*WHAT YOU SHOULD DO*: Search the data below for the word "surviving" and copy each line that holds it.

*DATA FOR THIS EXERCISE*:
* * *
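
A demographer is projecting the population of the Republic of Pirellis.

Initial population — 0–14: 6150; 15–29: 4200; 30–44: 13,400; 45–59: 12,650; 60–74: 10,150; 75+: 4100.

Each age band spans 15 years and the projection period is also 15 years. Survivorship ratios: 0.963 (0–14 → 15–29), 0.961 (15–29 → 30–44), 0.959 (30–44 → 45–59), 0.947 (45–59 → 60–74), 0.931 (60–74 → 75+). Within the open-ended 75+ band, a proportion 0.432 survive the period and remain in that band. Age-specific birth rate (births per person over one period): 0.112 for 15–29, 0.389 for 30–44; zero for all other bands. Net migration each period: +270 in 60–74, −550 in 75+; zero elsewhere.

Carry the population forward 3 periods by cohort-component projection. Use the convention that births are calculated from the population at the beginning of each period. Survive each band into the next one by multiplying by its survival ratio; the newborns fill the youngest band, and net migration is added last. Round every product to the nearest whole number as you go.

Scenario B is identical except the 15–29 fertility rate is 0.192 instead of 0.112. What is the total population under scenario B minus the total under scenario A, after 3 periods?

1267

Period 1.
Births: 4200 × 0.112 = 470, 13400 × 0.389 = 5213 ⇒ total 5683
15–29: 6150 × 0.963 = 5922
30–44: 4200 × 0.961 = 4036
45–59: 13400 × 0.959 = 12851
60–74: 12650 × 0.947 = 11980
75+: 10150 × 0.931 + 4100 × 0.432 = 9450 + 1771 = 11221
Net migration: 60–74 + 270 → 12250; 75+ − 550 → 10671
Population now: 0–14=5683, 15–29=5922, 30–44=4036, 45–59=12851, 60–74=12250, 75+=10671
Period 2.
Births: 5922 × 0.112 = 663, 4036 × 0.389 = 1570 ⇒ total 2233
15–29: 5683 × 0.963 = 5473
30–44: 5922 × 0.961 = 5691
45–59: 4036 × 0.959 = 3871
60–74: 12851 × 0.947 = 12170
75+: 12250 × 0.931 + 10671 × 0.432 = 11405 + 4610 = 16015
Net migration: 60–74 + 270 → 12440; 75+ − 550 → 15465
Population now: 0–14=2233, 15–29=5473, 30–44=5691, 45–59=3871, 60–74=12440, 75+=15465
Period 3.
Births: 5473 × 0.112 = 613, 5691 × 0.389 = 2214 ⇒ total 2827
15–29: 2233 × 0.963 = 2150
30–44: 5473 × 0.961 = 5260
45–59: 5691 × 0.959 = 5458
60–74: 3871 × 0.947 = 3666
75+: 12440 × 0.931 + 15465 × 0.432 = 11582 + 6681 = 18263
Net migration: 60–74 + 270 → 3936; 75+ − 550 → 17713
Population now: 0–14=2827, 15–29=2150, 30–44=5260, 45–59=5458, 60–74=3936, 75+=17713
Scenario A total after 3 periods: 37344
Scenario B projection —
Period 1.
Births: 4200 × 0.192 = 806, 13400 × 0.389 = 5213 ⇒ total 6019
15–29: 6150 × 0.963 = 5922
30–44: 4200 × 0.961 = 4036
45–59: 13400 × 0.959 = 12851
60–74: 12650 × 0.947 = 11980
75+: 10150 × 0.931 + 4100 × 0.432 = 9450 + 1771 = 11221
Net migration: 60–74 + 270 → 12250; 75+ − 550 → 10671
Population now: 0–14=6019, 15–29=5922, 30–44=4036, 45–59=12851, 60–74=12250, 75+=10671
Period 2.
Births: 5922 × 0.192 = 1137, 4036 × 0.389 = 1570 ⇒ total 2707
15–29: 6019 × 0.963 = 5796
30–44: 5922 × 0.961 = 5691
45–59: 4036 × 0.959 = 3871
60–74: 12851 × 0.947 = 12170
75+: 12250 × 0.931 + 10671 × 0.432 = 11405 + 4610 = 16015
Net migration: 60–74 + 270 → 12440; 75+ − 550 → 15465
Population now: 0–14=2707, 15–29=5796, 30–44=5691, 45–59=3871, 60–74=12440, 75+=15465
Period 3.
Births: 5796 × 0.192 = 1113, 5691 × 0.389 = 2214 ⇒ total 3327
15–29: 2707 × 0.963 = 2607
30–44: 5796 × 0.961 = 5570
45–59: 5691 × 0.959 = 5458
60–74: 3871 × 0.947 = 3666
75+: 12440 × 0.931 + 15465 × 0.432 = 11582 + 6681 = 18263
Net migration: 60–74 + 270 → 3936; 75+ − 550 → 17713
Population now: 0–14=3327, 15–29=2607, 30–44=5570, 45–59=5458, 60–74=3936, 75+=17713
Scenario B total after 3 periods: 38611
Difference B − A = 38611 − 37344 = 1267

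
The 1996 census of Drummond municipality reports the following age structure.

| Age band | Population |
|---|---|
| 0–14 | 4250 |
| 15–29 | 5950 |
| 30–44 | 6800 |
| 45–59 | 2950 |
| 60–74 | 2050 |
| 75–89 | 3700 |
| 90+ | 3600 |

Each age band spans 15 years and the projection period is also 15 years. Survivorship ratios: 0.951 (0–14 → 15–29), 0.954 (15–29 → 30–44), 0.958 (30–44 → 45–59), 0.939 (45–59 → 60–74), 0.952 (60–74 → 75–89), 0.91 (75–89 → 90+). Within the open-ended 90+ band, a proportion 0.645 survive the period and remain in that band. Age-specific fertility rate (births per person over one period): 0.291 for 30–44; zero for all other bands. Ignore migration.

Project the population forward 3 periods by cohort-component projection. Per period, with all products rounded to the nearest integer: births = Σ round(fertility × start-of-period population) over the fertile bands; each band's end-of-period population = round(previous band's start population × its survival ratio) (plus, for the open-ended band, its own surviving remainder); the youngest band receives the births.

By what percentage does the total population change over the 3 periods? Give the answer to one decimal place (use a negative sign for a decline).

-14.6

— Period 1 —
Births: 6800 * 0.291 = 1979
15–29: 4250 * 0.951 = 4042
30–44: 5950 * 0.954 = 5676
45–59: 6800 * 0.958 = 6514
60–74: 2950 * 0.939 = 2770
75–89: 2050 * 0.952 = 1952
90+: 3700 * 0.91 + 3600 * 0.645 = 3367 + 2322 = 5689
End of period: [1979, 4042, 5676, 6514, 2770, 1952, 5689]
— Period 2 —
Births: 5676 * 0.291 = 1652
15–29: 1979 * 0.951 = 1882
30–44: 4042 * 0.954 = 3856
45–59: 5676 * 0.958 = 5438
60–74: 6514 * 0.939 = 6117
75–89: 2770 * 0.952 = 2637
90+: 1952 * 0.91 + 5689 * 0.645 = 1776 + 3669 = 5445
End of period: [1652, 1882, 3856, 5438, 6117, 2637, 5445]
— Period 3 —
Births: 3856 * 0.291 = 1122
15–29: 1652 * 0.951 = 1571
30–44: 1882 * 0.954 = 1795
45–59: 3856 * 0.958 = 3694
60–74: 5438 * 0.939 = 5106
75–89: 6117 * 0.952 = 5823
90+: 2637 * 0.91 + 5445 * 0.645 = 2400 + 3512 = 5912
End of period: [1122, 1571, 1795, 3694, 5106, 5823, 5912]
Total: 29300 → 25023; change = -4277; percentage change = -14.6%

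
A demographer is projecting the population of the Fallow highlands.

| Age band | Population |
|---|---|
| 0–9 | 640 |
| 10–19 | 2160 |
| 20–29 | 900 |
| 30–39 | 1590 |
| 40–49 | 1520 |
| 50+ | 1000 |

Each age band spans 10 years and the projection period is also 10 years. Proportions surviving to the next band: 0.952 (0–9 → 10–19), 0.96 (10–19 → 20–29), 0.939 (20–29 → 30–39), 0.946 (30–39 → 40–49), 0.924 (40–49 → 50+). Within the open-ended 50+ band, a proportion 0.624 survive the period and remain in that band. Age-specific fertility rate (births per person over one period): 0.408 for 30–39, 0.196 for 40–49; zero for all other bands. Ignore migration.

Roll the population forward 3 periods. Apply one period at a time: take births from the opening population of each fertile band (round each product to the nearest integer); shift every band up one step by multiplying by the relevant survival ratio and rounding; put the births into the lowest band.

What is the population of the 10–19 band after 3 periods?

609

[period 1]
Births: 1590 * 0.408 = 649, 1520 * 0.196 = 298 → total 947
10–19: 640 * 0.952 = 609
20–29: 2160 * 0.96 = 2074
30–39: 900 * 0.939 = 845
40–49: 1590 * 0.946 = 1504
50+: 1520 * 0.924 + 1000 * 0.624 = 1404 + 624 = 2028
Population now: 0–9=947, 10–19=609, 20–29=2074, 30–39=845, 40–49=1504, 50+=2028
[period 2]
Births: 845 * 0.408 = 345, 1504 * 0.196 = 295 → total 640
10–19: 947 * 0.952 = 902
20–29: 609 * 0.96 = 585
30–39: 2074 * 0.939 = 1947
40–49: 845 * 0.946 = 799
50+: 1504 * 0.924 + 2028 * 0.624 = 1390 + 1265 = 2655
Population now: 0–9=640, 10–19=902, 20–29=585, 30–39=1947, 40–49=799, 50+=2655
[period 3]
Births: 1947 * 0.408 = 794, 799 * 0.196 = 157 → total 951
10–19: 640 * 0.952 = 609
20–29: 902 * 0.96 = 866
30–39: 585 * 0.939 = 549
40–49: 1947 * 0.946 = 1842
50+: 799 * 0.924 + 2655 * 0.624 = 738 + 1657 = 2395
Population now: 0–9=951, 10–19=609, 20–29=866, 30–39=549, 40–49=1842, 50+=2395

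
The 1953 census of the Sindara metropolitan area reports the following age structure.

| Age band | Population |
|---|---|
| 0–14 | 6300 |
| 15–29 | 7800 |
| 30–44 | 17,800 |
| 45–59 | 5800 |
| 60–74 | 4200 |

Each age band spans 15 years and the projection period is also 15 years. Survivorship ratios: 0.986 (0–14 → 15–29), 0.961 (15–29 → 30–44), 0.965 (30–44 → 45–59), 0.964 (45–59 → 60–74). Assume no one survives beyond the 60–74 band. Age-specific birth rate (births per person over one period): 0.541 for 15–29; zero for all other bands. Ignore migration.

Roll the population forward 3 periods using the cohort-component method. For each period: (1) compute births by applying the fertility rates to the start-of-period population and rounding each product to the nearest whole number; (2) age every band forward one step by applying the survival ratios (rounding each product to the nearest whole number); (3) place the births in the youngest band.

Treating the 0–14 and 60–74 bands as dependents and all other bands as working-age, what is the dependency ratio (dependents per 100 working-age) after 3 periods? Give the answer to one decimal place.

(Groups numbered youngest = 1 to oldest = 5.)
After projecting period 1:
Births: 7800 × 0.541 = 4220
Group 2: 6300 × 0.986 = 6212
Group 3: 7800 × 0.961 = 7496
Group 4: 17800 × 0.965 = 17177
Group 5: 5800 × 0.964 = 5591
Giving 4220 / 6212 / 7496 / 17177 / 5591.
After projecting period 2:
Births: 6212 × 0.541 = 3361
Group 2: 4220 × 0.986 = 4161
Group 3: 6212 × 0.961 = 5970
Group 4: 7496 × 0.965 = 7234
Group 5: 17177 × 0.964 = 16559
Giving 3361 / 4161 / 5970 / 7234 / 16559.
After projecting period 3:
Births: 4161 × 0.541 = 2251
Group 2: 3361 × 0.986 = 3314
Group 3: 4161 × 0.961 = 3999
Group 4: 5970 × 0.965 = 5761
Group 5: 7234 × 0.964 = 6974
Giving 2251 / 3314 / 3999 / 5761 / 6974.
Dependents (band 0–14 + band 60–74) = 2251 + 6974 = 9225; working-age = 13074; ratio = 9225/13074 × 100 = 70.6

70.6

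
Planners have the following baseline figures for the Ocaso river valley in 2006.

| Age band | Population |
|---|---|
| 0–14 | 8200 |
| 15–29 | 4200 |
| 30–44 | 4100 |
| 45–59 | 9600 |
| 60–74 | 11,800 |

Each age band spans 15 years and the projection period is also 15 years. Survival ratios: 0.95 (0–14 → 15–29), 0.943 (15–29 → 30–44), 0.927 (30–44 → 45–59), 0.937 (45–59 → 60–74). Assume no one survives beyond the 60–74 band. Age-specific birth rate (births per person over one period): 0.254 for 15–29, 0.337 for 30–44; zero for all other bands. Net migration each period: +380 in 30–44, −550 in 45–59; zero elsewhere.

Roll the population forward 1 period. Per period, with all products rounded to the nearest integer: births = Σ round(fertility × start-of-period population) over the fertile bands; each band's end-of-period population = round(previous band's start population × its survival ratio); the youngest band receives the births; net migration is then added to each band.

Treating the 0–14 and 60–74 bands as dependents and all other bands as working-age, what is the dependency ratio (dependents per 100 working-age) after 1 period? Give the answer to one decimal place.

After projecting period 1:
Births: 4200 × 0.254 = 1067 ; 4100 × 0.337 = 1382 — total 2449
15–29: 8200 × 0.95 = 7790
30–44: 4200 × 0.943 = 3961
45–59: 4100 × 0.927 = 3801
60–74: 9600 × 0.937 = 8995
Net migration: 30–44 + 380 → 4341; 45–59 − 550 → 3251
→ [2449, 7790, 4341, 3251, 8995]
Dependents (band 0–14 + band 60–74) = 2449 + 8995 = 11444; working-age = 15382; ratio = 11444/15382 × 100 = 74.4

74.4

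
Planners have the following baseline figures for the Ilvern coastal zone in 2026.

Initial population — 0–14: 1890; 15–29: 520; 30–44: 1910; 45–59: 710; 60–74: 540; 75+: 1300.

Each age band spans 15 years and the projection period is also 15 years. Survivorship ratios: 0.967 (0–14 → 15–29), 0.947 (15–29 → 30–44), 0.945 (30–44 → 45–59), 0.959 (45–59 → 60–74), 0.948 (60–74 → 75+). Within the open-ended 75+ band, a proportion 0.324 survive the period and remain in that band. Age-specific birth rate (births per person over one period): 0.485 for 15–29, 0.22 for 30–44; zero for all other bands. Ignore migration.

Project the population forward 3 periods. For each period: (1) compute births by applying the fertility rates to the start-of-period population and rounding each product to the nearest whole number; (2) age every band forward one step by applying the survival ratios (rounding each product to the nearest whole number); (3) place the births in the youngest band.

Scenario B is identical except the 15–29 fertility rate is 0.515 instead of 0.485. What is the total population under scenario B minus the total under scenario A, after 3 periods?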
* * *
*RESPONSE FOR THIS EXERCISE*:
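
Project the population forward 3 periods by cohort-component projection. Per period, with all products rounded to the nearest integer: births = Σ round(fertility × start-of-period population) over the fertile bands; each band's end-of-period population = round(previous band's start population × its survival ratio) (plus, for the open-ended band, its own surviving remainder); the youngest band receives the births.
Each age band spans 10 years and the projection period is also 10 years. Proportions surviving to the next band: 0.952 (0–9 → 10–19), 0.96 (10–19 → 20–29), 0.939 (20–29 → 30–39), 0.946 (30–39 → 40–49), 0.924 (40–49 → 50+). Within the open-ended 50+ band, a proportion 0.624 survive the period and remain in that band. Age-specific fertility rate (births per person over one period): 0.408 for 30–39, 0.196 for 40–49; zero for all other bands. Ignore migration.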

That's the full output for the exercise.